--- EXTRACTED INFORMATION ---

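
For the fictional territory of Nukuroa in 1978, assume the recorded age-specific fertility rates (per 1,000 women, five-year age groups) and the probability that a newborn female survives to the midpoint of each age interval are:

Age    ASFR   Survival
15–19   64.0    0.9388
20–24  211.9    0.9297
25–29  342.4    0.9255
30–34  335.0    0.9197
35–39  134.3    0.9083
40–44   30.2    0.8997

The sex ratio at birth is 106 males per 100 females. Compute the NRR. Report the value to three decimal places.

Proportion female at birth = 100 / (100 + 106) = 0.48544.
Each age group contributes 5 × ASFR × survival:
  15–19: 5 × 64.0/1000 × 0.9388 = 0.30042
  20–24: 5 × 211.9/1000 × 0.9297 = 0.98502
  25–29: 5 × 342.4/1000 × 0.9255 = 1.58446
  30–34: 5 × 335.0/1000 × 0.9197 = 1.54050
  35–39: 5 × 134.3/1000 × 0.9083 = 0.60992
  40–44: 5 × 30.2/1000 × 0.8997 = 0.13585
Sum = 5.15617
NRR = 0.48544 × 5.15617 = 2.50301

2.503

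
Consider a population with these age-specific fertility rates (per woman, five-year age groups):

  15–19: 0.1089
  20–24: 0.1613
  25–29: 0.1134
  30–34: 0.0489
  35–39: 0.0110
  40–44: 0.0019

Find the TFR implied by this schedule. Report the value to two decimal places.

Sum of ASFRs = 0.1089 + 0.1613 + 0.1134 + 0.0489 + 0.0110 + 0.0019 = 0.4454
TFR = 5 × 0.4454 = 2.227

2.23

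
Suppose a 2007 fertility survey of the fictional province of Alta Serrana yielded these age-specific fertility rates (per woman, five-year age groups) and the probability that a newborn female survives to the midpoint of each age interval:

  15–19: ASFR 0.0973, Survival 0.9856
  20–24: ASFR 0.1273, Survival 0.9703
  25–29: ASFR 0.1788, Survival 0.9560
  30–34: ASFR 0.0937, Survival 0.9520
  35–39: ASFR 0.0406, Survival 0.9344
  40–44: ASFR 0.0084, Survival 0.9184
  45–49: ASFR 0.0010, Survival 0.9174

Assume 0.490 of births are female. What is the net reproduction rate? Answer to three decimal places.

1.289

Proportion female at birth = 0.490.
Per-age-group product (5 × ASFR × survival probability):
  15–19: 5 × 0.0973 × 0.9856 = 0.47949
  20–24: 5 × 0.1273 × 0.9703 = 0.61760
  25–29: 5 × 0.1788 × 0.9560 = 0.85466
  30–34: 5 × 0.0937 × 0.9520 = 0.44601
  35–39: 5 × 0.0406 × 0.9344 = 0.18968
  40–44: 5 × 0.0084 × 0.9184 = 0.03857
  45–49: 5 × 0.0010 × 0.9174 = 0.00459
Sum = 2.63060
NRR = 0.490 × 2.63060 = 1.28899
An NRR exceeding 1 indicates intrinsic growth under these rates.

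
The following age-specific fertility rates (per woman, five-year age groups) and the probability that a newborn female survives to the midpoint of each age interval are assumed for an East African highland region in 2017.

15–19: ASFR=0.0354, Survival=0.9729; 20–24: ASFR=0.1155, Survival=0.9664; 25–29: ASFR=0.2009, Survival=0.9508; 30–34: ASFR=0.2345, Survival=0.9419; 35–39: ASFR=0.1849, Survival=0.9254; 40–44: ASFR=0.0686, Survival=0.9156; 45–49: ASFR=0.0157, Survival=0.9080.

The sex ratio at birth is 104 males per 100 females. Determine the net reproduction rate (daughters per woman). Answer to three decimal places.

1.976

Proportion female at birth = 100 / (100 + 104) = 0.49020.
Survival-weighted fertility by age (5·fₓ·Sₓ):
  15–19: 5 × 0.0354 × 0.9729 = 0.17220
  20–24: 5 × 0.1155 × 0.9664 = 0.55810
  25–29: 5 × 0.2009 × 0.9508 = 0.95508
  30–34: 5 × 0.2345 × 0.9419 = 1.10438
  35–39: 5 × 0.1849 × 0.9254 = 0.85553
  40–44: 5 × 0.0686 × 0.9156 = 0.31405
  45–49: 5 × 0.0157 × 0.9080 = 0.07128
Sum = 4.03062
NRR = 0.49020 × 4.03062 = 1.97581
An NRR exceeding 1 indicates intrinsic growth under these rates.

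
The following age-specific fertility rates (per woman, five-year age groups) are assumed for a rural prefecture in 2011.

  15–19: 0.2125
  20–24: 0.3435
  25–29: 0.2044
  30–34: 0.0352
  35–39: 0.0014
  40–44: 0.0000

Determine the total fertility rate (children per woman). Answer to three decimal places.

Sum of ASFRs = 0.2125 + 0.3435 + 0.2044 + 0.0352 + 0.0014 + 0.0000 = 0.7970
TFR = 5 × 0.7970 = 3.985

3.985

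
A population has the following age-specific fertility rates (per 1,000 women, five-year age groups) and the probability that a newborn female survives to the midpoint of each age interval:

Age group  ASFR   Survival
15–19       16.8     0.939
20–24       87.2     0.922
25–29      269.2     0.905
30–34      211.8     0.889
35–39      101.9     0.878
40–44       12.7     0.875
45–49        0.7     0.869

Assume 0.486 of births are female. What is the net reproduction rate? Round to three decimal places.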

---

### REQUIREMENT
Find "Suppose a 2007" in the entries above and copy that whole line exactly, then each line after it through the line that contains "45–49: ASFR 0.0010, Survival 0.9174".

### EXERCISE SOLUTION
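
Suppose a 2007 fertility survey of the fictional province of Alta Serrana yielded these age-specific fertility rates (per woman, five-year age groups) and the probability that a newborn female survives to the midpoint of each age interval:

  15–19: ASFR 0.0973, Survival 0.9856
  20–24: ASFR 0.1273, Survival 0.9703
  25–29: ASFR 0.1788, Survival 0.9560
  30–34: ASFR 0.0937, Survival 0.9520
  35–39: ASFR 0.0406, Survival 0.9344
  40–44: ASFR 0.0084, Survival 0.9184
  45–49: ASFR 0.0010, Survival 0.9174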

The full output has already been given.